* [EXERCISE GOAL]
Find the lines of data that contain the string "SELECT", then list them.

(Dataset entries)
+---+
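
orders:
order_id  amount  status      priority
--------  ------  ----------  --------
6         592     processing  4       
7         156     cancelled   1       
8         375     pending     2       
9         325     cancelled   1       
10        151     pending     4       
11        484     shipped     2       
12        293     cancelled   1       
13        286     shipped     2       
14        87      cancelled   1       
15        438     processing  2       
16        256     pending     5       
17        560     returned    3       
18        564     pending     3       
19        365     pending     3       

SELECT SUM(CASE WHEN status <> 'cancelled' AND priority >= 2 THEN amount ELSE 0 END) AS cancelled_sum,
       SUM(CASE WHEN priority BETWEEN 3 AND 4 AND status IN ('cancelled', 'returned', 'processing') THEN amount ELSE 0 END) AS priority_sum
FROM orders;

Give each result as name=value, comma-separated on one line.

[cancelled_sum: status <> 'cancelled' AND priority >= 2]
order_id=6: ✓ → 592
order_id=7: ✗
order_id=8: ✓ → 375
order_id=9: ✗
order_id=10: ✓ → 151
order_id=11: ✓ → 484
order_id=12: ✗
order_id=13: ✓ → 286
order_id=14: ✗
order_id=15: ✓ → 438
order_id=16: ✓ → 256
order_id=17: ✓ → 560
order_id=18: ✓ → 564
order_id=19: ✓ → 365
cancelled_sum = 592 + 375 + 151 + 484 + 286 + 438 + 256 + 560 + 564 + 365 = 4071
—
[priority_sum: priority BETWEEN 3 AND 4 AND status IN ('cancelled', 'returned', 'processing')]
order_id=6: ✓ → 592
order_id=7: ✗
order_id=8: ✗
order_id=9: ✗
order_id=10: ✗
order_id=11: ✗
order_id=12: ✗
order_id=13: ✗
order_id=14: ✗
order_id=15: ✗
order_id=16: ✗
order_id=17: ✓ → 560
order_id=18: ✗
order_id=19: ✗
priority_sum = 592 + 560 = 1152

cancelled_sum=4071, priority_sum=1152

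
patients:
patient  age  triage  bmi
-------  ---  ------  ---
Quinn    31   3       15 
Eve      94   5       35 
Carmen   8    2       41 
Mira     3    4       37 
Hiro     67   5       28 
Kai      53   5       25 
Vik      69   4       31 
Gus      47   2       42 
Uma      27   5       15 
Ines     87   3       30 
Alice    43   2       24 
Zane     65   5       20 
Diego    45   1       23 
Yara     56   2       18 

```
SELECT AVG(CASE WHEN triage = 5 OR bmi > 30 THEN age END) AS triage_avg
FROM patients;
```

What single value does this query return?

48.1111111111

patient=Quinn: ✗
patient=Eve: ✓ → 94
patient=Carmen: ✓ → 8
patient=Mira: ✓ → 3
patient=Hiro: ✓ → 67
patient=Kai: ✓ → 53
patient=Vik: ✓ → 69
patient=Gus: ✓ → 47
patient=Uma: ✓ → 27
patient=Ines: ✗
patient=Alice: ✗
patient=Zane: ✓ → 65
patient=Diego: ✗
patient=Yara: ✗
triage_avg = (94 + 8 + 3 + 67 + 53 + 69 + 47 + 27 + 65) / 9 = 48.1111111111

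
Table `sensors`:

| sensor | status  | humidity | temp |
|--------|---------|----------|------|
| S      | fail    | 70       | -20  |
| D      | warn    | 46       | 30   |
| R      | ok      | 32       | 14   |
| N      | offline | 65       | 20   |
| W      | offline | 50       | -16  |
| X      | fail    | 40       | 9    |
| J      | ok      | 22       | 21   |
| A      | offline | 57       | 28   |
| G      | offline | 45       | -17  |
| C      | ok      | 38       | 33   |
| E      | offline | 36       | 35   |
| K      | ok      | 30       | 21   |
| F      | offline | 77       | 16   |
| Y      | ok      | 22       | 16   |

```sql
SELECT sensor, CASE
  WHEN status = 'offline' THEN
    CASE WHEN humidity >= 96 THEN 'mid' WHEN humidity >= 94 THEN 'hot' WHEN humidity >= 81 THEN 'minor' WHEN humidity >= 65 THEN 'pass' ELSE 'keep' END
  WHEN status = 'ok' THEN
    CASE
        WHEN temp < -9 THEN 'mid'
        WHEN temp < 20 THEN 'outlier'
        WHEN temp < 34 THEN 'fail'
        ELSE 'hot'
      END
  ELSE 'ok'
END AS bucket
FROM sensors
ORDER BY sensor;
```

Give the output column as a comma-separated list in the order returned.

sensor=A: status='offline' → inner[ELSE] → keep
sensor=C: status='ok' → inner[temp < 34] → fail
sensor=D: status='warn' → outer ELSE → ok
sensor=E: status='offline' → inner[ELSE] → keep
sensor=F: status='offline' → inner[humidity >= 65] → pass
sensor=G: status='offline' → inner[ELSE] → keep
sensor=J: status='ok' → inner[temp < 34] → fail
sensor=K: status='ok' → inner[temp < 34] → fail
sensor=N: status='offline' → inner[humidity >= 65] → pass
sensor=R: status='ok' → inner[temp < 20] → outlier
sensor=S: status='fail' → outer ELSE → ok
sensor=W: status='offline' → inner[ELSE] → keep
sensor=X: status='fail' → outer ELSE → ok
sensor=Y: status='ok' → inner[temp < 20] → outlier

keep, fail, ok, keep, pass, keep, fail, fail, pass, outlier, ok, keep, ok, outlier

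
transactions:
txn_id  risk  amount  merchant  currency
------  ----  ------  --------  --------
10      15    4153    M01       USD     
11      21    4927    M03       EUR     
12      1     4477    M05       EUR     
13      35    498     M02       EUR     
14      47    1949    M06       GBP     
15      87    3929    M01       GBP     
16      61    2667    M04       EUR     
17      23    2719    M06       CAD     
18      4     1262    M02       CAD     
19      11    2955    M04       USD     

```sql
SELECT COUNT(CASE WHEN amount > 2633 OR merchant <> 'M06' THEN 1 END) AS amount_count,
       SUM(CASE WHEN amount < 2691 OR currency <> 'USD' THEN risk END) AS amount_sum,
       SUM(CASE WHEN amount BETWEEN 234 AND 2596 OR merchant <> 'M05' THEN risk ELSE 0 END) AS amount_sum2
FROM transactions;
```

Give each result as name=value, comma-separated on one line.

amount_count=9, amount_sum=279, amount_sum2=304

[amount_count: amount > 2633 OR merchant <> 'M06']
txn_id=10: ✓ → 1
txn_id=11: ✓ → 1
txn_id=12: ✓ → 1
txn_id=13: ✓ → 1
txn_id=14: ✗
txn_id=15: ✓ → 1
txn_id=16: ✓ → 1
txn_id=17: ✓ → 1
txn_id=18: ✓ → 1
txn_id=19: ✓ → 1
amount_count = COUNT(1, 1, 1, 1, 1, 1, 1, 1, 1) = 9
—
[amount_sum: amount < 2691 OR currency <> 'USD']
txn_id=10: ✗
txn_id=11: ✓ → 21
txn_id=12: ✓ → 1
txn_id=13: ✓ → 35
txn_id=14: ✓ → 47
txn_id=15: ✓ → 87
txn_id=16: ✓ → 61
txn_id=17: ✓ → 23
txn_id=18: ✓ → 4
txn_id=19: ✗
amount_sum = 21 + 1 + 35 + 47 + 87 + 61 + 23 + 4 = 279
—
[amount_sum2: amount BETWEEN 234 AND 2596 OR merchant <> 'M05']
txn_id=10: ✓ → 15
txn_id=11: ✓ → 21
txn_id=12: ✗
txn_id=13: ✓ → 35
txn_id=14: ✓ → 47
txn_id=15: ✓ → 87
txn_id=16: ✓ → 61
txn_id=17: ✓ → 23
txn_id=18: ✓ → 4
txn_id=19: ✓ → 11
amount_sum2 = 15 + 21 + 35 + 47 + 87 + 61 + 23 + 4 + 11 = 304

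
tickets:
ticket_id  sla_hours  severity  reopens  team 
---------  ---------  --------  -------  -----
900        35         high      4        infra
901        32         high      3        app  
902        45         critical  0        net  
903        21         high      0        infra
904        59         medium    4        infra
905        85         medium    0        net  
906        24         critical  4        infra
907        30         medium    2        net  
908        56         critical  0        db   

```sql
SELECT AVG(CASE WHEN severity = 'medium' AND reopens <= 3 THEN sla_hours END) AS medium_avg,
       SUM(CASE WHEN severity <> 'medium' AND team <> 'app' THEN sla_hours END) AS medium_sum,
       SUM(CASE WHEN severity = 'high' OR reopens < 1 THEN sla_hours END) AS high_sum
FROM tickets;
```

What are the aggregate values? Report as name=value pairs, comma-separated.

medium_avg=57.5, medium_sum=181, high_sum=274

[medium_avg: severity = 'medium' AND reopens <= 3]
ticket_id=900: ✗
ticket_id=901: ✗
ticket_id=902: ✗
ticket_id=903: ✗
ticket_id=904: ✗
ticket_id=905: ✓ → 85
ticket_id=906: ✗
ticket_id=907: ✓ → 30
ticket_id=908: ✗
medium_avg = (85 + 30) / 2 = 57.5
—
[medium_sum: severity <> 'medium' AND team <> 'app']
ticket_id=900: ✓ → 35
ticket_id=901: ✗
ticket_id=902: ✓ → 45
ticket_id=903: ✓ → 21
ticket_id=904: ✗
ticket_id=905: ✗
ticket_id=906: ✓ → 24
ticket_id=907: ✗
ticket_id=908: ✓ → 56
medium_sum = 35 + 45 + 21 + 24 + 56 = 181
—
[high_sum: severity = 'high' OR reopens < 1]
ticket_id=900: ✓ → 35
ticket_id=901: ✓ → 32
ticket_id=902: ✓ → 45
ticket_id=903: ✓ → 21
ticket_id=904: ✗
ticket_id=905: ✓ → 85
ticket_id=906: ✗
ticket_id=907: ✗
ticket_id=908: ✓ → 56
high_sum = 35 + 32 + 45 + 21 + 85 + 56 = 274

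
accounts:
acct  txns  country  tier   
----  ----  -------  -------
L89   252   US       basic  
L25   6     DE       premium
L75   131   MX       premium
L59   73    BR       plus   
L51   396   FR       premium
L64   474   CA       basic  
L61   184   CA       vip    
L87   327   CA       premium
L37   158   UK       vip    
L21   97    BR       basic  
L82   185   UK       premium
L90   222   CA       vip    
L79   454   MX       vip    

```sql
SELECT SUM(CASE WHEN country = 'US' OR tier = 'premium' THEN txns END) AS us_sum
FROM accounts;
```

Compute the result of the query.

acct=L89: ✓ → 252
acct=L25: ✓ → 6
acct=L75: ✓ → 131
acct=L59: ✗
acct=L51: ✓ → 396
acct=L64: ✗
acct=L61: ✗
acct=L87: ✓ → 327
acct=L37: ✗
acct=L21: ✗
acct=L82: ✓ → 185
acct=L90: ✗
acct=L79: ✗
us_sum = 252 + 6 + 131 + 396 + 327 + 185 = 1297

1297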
+---+
* [RESULT FOR THIS EXERCISE]
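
SELECT SUM(CASE WHEN status <> 'cancelled' AND priority >= 2 THEN amount ELSE 0 END) AS cancelled_sum,
SELECT AVG(CASE WHEN triage = 5 OR bmi > 30 THEN age END) AS triage_avg
SELECT sensor, CASE
SELECT COUNT(CASE WHEN amount > 2633 OR merchant <> 'M06' THEN 1 END) AS amount_count,
SELECT AVG(CASE WHEN severity = 'medium' AND reopens <= 3 THEN sla_hours END) AS medium_avg,
SELECT SUM(CASE WHEN country = 'US' OR tier = 'premium' THEN txns END) AS us_sum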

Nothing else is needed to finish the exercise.